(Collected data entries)
== Segment start ==

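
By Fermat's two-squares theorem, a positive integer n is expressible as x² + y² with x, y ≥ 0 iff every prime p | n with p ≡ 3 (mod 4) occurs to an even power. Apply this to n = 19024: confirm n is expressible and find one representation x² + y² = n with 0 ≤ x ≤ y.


Step 1: Factor n = 19024 = 2^4 · 29 · 41.
Step 2: Check the mod-4 condition on each prime factor: 2 = 2 (special); 29 ≡ 1 (mod 4), exponent 1; 41 ≡ 1 (mod 4), exponent 1.
All primes ≡ 3 (mod 4) appear to even exponent (or don't appear), so by the two-squares theorem n IS expressible as a sum of two squares.
Step 3: Build a representation. Group n = k² · m with k = 4 and m = 29 · 41 = 1189 (a product of primes ≡ 1 (mod 4)); a representation of m scales to one of n via (k·x)² + (k·y)² = k²(x² + y²). Each prime p ≡ 1 (mod 4) is itself a sum of two squares; find a² by testing p − a² for a perfect square:
  29: 29 − 1² = 28, 29 − 2² = 25 = 5² ⇒ 29 = 2² + 5².
  41: 41 − 1² = 40, 41 − 2² = 37, 41 − 3² = 32, 41 − 4² = 25 = 5² ⇒ 41 = 4² + 5².
  Combine using the Brahmagupta–Fibonacci identity (a² + b²)(c² + d²) = (ac − bd)² + (ad + bc)² = (ac + bd)² + (ad − bc)²:
  29 · 41 = 1189: from (2² + 5²)(4² + 5²), take (2·4 − 5·5, 2·5 + 5·4) = (8 − 25, 10 + 20) = (-17, 30); dropping signs (only squares matter) gives (17, 30); check 17² + 30² = 289 + 900 = 1189 ✓.
  Scale by k = 4: (4·17, 4·30) = (68, 120).
Step 4: Order so x ≤ y and verify: 68² + 120² = 4624 + 14400 = 19024 = n. ✓

n = 19024 = 68² + 120² (one valid representation with x ≤ y).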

== Segment end ==

Goal of the exercise
Write the data out again, verbatim.

Task solution
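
By Fermat's two-squares theorem, a positive integer n is expressible as x² + y² with x, y ≥ 0 iff every prime p | n with p ≡ 3 (mod 4) occurs to an even power. Apply this to n = 19024: confirm n is expressible and find one representation x² + y² = n with 0 ≤ x ≤ y.


Step 1: Factor n = 19024 = 2^4 · 29 · 41.
Step 2: Check the mod-4 condition on each prime factor: 2 = 2 (special); 29 ≡ 1 (mod 4), exponent 1; 41 ≡ 1 (mod 4), exponent 1.
All primes ≡ 3 (mod 4) appear to even exponent (or don't appear), so by the two-squares theorem n IS expressible as a sum of two squares.
Step 3: Build a representation. Group n = k² · m with k = 4 and m = 29 · 41 = 1189 (a product of primes ≡ 1 (mod 4)); a representation of m scales to one of n via (k·x)² + (k·y)² = k²(x² + y²). Each prime p ≡ 1 (mod 4) is itself a sum of two squares; find a² by testing p − a² for a perfect square:
  29: 29 − 1² = 28, 29 − 2² = 25 = 5² ⇒ 29 = 2² + 5².
  41: 41 − 1² = 40, 41 − 2² = 37, 41 − 3² = 32, 41 − 4² = 25 = 5² ⇒ 41 = 4² + 5².
  Combine using the Brahmagupta–Fibonacci identity (a² + b²)(c² + d²) = (ac − bd)² + (ad + bc)² = (ac + bd)² + (ad − bc)²:
  29 · 41 = 1189: from (2² + 5²)(4² + 5²), take (2·4 − 5·5, 2·5 + 5·4) = (8 − 25, 10 + 20) = (-17, 30); dropping signs (only squares matter) gives (17, 30); check 17² + 30² = 289 + 900 = 1189 ✓.
  Scale by k = 4: (4·17, 4·30) = (68, 120).
Step 4: Order so x ≤ y and verify: 68² + 120² = 4624 + 14400 = 19024 = n. ✓

n = 19024 = 68² + 120² (one valid representation with x ≤ y).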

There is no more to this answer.